▸ Input records:
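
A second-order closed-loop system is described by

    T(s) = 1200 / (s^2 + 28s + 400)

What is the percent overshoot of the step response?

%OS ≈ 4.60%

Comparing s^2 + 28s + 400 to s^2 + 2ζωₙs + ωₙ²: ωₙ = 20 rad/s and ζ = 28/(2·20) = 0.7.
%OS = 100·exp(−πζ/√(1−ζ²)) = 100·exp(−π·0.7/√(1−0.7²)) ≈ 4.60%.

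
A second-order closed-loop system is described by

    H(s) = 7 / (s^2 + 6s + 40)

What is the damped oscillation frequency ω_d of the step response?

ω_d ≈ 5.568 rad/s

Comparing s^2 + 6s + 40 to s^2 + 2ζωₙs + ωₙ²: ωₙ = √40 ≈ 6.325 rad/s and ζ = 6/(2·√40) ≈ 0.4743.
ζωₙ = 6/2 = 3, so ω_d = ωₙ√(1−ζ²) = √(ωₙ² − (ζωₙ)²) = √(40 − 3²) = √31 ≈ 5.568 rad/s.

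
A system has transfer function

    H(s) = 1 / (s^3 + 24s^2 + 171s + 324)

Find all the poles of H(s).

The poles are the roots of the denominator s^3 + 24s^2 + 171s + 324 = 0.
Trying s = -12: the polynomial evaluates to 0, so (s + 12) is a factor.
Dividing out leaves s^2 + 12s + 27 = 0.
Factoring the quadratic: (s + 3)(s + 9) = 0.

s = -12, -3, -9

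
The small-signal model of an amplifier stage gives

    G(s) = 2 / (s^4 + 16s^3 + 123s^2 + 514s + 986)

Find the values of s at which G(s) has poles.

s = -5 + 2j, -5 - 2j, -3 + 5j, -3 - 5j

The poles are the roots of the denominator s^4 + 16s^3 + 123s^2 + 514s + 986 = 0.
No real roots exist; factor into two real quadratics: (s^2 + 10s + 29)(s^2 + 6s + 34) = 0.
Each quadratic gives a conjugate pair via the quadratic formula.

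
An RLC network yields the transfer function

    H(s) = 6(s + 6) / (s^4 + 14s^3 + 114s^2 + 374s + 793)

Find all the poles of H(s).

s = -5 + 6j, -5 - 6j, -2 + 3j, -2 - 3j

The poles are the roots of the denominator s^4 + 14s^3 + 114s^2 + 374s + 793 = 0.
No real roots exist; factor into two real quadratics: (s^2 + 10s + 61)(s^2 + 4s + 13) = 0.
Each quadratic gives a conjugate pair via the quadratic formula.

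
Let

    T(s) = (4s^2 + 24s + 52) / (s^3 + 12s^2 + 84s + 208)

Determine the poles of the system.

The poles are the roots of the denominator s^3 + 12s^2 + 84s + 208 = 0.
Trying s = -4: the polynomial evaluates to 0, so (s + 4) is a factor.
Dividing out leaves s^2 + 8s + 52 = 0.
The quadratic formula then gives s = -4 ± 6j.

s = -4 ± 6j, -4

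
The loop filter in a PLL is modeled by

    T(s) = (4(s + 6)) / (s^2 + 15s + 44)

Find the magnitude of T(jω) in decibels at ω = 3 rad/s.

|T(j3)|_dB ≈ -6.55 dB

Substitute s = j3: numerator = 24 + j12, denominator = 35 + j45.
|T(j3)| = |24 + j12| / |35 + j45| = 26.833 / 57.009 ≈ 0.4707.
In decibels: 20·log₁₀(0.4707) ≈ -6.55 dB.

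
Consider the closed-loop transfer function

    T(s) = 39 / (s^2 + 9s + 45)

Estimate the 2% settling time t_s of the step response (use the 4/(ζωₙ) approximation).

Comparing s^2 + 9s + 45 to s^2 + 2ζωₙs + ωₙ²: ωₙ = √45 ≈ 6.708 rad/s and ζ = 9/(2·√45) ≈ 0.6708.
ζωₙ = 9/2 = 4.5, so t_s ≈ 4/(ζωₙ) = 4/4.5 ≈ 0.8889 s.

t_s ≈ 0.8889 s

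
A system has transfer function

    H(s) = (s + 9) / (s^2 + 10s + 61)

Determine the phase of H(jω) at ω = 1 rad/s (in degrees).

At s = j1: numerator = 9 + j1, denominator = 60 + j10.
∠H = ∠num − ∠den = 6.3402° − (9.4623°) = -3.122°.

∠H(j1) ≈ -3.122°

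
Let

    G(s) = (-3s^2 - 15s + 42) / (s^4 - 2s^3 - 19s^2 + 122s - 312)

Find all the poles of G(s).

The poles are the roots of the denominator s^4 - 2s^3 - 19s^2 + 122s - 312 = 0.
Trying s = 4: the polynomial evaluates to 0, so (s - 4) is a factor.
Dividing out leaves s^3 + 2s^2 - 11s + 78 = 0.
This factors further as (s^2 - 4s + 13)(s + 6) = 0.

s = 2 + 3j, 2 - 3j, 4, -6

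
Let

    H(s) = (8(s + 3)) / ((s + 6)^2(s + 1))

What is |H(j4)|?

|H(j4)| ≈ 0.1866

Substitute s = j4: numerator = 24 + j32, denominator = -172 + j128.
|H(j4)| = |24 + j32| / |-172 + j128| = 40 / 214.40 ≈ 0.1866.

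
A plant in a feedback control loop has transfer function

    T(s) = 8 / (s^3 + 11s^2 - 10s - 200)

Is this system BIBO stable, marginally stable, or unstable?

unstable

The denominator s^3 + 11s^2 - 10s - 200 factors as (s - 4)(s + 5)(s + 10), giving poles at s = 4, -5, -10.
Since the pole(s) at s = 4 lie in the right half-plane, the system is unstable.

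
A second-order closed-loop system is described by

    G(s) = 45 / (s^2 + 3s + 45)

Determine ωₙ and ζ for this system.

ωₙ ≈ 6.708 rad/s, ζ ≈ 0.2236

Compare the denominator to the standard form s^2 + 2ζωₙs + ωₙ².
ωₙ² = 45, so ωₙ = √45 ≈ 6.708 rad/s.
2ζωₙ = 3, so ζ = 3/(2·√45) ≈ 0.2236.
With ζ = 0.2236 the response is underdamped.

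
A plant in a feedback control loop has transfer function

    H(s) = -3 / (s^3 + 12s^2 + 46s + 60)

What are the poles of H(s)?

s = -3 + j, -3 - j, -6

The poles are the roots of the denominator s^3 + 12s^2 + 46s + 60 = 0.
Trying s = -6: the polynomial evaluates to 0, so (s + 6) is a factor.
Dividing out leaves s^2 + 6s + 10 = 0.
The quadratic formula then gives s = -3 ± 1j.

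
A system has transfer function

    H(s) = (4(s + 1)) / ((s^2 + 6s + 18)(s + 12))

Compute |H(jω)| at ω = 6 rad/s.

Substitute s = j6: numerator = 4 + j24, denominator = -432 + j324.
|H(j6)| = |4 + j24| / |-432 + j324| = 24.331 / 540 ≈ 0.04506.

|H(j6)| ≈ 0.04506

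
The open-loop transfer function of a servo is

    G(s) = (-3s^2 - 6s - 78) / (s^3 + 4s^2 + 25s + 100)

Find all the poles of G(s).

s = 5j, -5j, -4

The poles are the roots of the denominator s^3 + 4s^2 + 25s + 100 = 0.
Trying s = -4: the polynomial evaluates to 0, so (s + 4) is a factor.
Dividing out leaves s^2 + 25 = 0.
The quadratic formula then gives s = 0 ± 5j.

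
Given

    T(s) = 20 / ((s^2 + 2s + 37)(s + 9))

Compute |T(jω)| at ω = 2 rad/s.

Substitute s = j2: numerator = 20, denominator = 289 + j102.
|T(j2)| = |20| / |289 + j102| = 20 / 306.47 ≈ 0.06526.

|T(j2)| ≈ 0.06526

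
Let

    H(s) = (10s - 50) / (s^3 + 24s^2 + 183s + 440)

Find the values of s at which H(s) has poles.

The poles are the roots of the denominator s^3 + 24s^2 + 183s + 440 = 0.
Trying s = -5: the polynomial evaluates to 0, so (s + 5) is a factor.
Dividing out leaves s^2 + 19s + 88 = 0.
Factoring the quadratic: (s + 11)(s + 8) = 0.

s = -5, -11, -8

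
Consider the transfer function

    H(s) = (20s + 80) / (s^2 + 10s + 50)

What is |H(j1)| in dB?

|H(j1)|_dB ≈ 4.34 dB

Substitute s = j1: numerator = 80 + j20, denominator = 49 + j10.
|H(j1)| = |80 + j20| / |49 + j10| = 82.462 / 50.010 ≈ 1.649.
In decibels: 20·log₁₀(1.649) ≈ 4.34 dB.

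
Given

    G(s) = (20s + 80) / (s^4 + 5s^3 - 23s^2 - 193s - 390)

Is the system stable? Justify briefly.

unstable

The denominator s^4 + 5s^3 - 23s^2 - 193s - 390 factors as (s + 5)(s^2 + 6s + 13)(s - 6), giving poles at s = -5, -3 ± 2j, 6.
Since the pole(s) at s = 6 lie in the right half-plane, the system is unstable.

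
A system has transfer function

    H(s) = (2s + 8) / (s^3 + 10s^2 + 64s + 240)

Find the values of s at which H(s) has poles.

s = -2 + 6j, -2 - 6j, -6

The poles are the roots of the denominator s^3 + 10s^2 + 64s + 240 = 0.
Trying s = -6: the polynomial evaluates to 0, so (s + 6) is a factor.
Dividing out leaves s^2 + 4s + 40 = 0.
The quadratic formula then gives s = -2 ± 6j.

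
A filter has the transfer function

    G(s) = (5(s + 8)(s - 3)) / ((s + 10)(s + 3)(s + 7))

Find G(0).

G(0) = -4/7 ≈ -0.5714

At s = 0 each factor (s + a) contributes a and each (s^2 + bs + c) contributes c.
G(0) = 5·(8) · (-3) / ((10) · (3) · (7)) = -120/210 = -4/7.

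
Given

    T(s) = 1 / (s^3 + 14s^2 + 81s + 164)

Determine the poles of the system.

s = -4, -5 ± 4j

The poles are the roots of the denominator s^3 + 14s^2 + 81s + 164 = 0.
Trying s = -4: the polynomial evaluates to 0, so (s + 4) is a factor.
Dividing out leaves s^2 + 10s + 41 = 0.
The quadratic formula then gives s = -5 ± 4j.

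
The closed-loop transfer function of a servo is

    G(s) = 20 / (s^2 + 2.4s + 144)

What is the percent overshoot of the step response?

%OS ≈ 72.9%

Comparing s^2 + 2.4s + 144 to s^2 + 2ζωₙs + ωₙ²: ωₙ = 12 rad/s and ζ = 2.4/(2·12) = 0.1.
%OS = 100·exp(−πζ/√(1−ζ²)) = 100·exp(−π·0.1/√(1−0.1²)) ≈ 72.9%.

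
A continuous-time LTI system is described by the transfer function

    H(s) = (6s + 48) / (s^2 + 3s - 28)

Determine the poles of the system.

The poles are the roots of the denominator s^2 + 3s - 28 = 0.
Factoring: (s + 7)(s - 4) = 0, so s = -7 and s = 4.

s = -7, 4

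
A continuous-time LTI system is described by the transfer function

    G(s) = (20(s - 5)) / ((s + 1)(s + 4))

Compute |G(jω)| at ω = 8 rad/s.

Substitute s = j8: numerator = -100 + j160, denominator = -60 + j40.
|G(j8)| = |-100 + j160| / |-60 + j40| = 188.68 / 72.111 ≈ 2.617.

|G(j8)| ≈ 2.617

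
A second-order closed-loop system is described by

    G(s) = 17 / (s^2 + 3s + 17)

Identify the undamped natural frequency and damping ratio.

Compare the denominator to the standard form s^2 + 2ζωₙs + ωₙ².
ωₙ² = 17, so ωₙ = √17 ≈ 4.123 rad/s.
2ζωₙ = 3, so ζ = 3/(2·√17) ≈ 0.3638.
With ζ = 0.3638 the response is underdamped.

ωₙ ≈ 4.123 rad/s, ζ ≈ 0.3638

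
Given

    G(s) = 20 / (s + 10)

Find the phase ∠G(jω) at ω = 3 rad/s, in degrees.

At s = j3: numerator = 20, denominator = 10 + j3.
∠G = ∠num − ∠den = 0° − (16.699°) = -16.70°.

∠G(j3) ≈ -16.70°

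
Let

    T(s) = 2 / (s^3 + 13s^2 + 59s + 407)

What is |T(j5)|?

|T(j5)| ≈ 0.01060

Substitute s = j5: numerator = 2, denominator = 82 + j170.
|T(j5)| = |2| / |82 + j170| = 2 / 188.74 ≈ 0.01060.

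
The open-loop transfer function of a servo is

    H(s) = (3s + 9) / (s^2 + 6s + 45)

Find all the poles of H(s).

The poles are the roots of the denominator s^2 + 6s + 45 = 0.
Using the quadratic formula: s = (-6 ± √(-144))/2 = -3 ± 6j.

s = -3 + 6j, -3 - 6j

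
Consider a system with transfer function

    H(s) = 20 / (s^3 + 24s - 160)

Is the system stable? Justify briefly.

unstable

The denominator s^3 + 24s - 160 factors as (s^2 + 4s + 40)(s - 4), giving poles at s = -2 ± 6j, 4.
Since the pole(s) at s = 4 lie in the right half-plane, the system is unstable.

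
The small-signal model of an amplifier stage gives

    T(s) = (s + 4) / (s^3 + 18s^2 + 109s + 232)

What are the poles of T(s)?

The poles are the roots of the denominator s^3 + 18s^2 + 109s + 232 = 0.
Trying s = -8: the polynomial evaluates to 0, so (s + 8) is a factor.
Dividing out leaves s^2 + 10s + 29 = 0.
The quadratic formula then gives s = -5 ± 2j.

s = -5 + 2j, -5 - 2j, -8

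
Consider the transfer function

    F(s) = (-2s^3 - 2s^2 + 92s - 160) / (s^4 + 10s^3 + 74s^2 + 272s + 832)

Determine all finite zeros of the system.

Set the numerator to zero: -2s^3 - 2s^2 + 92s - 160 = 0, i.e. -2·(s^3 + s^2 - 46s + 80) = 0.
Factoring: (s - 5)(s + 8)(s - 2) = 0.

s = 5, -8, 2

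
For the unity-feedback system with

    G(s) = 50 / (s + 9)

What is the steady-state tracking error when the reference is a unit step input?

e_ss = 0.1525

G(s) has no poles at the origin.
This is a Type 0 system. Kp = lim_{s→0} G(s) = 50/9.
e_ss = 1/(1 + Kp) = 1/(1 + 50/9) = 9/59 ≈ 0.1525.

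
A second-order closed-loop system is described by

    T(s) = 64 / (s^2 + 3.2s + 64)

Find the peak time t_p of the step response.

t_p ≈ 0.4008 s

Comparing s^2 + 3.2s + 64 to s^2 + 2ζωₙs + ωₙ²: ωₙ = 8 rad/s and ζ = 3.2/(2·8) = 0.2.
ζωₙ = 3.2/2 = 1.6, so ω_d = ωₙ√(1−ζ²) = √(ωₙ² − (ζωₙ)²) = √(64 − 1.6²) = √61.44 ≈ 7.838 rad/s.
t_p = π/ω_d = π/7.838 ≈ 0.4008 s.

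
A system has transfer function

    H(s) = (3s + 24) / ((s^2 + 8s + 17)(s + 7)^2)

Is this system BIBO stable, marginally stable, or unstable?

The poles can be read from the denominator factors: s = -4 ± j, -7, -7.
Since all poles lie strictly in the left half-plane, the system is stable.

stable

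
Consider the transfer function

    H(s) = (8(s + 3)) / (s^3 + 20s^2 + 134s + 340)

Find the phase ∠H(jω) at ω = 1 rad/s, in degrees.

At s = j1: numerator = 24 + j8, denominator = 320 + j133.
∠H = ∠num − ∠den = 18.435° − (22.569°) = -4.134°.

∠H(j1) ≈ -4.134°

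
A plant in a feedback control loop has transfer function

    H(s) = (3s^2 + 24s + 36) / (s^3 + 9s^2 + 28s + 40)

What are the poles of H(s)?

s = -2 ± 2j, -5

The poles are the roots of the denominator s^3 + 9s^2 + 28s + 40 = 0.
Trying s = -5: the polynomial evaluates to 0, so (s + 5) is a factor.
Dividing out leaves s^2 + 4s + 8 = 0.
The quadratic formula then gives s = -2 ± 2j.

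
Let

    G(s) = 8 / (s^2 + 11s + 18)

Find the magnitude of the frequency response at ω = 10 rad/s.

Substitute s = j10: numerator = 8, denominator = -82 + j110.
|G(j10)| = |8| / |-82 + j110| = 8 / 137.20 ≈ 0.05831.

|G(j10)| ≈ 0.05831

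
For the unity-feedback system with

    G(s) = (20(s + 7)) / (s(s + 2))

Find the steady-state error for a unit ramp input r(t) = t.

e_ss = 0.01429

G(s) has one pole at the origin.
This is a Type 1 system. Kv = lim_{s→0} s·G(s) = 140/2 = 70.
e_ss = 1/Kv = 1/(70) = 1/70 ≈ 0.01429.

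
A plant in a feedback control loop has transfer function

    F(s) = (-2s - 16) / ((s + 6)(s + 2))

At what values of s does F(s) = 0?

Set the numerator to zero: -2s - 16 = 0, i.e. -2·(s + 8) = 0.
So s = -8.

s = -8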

▸ What to work on:
Repeat, exactly as they stand above, the lines from the line with "G(s) = 45 / (s^2 + 3s + 45)" to the line with "H(s) = -3 / (s^3 + 12s^2 + 46s + 60)", both lines included.

▸ Finished exercise:
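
    G(s) = 45 / (s^2 + 3s + 45)

Determine ωₙ and ζ for this system.

ωₙ ≈ 6.708 rad/s, ζ ≈ 0.2236

Compare the denominator to the standard form s^2 + 2ζωₙs + ωₙ².
ωₙ² = 45, so ωₙ = √45 ≈ 6.708 rad/s.
2ζωₙ = 3, so ζ = 3/(2·√45) ≈ 0.2236.
With ζ = 0.2236 the response is underdamped.

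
A plant in a feedback control loop has transfer function

    H(s) = -3 / (s^3 + 12s^2 + 46s + 60)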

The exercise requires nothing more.